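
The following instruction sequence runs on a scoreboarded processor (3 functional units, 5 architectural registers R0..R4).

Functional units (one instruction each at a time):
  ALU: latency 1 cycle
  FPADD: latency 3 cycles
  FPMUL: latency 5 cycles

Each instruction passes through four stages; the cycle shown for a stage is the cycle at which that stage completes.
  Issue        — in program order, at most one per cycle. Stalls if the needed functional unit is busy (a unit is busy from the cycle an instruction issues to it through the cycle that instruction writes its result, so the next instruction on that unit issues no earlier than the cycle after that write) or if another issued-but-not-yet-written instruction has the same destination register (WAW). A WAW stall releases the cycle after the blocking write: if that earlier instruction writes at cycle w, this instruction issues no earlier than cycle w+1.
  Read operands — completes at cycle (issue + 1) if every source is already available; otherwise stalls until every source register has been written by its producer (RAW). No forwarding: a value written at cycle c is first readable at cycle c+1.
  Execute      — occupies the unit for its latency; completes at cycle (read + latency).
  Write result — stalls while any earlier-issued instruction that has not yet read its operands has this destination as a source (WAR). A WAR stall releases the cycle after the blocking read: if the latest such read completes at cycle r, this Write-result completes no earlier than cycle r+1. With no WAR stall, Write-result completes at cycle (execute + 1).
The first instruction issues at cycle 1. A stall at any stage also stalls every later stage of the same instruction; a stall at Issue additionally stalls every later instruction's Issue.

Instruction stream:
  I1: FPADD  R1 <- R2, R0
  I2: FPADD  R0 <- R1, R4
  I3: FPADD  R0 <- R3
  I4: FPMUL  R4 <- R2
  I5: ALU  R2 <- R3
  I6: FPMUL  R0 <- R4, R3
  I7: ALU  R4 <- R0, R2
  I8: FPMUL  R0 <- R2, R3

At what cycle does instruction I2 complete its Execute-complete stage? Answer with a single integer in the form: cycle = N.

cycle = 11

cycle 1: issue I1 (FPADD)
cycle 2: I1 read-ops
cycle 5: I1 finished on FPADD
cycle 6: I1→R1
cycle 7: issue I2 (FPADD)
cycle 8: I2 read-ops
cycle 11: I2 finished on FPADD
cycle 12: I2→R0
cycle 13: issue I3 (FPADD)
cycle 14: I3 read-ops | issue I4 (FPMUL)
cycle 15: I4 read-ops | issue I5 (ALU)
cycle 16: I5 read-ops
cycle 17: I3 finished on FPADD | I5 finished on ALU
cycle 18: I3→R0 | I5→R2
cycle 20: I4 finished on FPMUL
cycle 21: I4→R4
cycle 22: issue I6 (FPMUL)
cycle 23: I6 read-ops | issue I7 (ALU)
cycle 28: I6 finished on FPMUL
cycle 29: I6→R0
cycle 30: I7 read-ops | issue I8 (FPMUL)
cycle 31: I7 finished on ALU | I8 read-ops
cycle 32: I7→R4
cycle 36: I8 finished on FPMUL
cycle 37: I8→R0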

-*-*-

Lines from the beginning of the data above through the line containing "Write result —" are to be returned exactly, and no others.

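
The following instruction sequence runs on a scoreboarded processor (3 functional units, 5 architectural registers R0..R4).

Functional units (one instruction each at a time):
  ALU: latency 1 cycle
  FPADD: latency 3 cycles
  FPMUL: latency 5 cycles

Each instruction passes through four stages; the cycle shown for a stage is the cycle at which that stage completes.
  Issue        — in program order, at most one per cycle. Stalls if the needed functional unit is busy (a unit is busy from the cycle an instruction issues to it through the cycle that instruction writes its result, so the next instruction on that unit issues no earlier than the cycle after that write) or if another issued-but-not-yet-written instruction has the same destination register (WAW). A WAW stall releases the cycle after the blocking write: if that earlier instruction writes at cycle w, this instruction issues no earlier than cycle w+1.
  Read operands — completes at cycle (issue + 1) if every source is already available; otherwise stalls until every source register has been written by its producer (RAW). No forwarding: a value written at cycle c is first readable at cycle c+1.
  Execute      — occupies the unit for its latency; completes at cycle (read + latency).
  Write result — stalls while any earlier-issued instruction that has not yet read its operands has this destination as a source (WAR). A WAR stall releases the cycle after the blocking read: if the latest such read completes at cycle r, this Write-result completes no earlier than cycle r+1. With no WAR stall, Write-result completes at cycle (execute + 1).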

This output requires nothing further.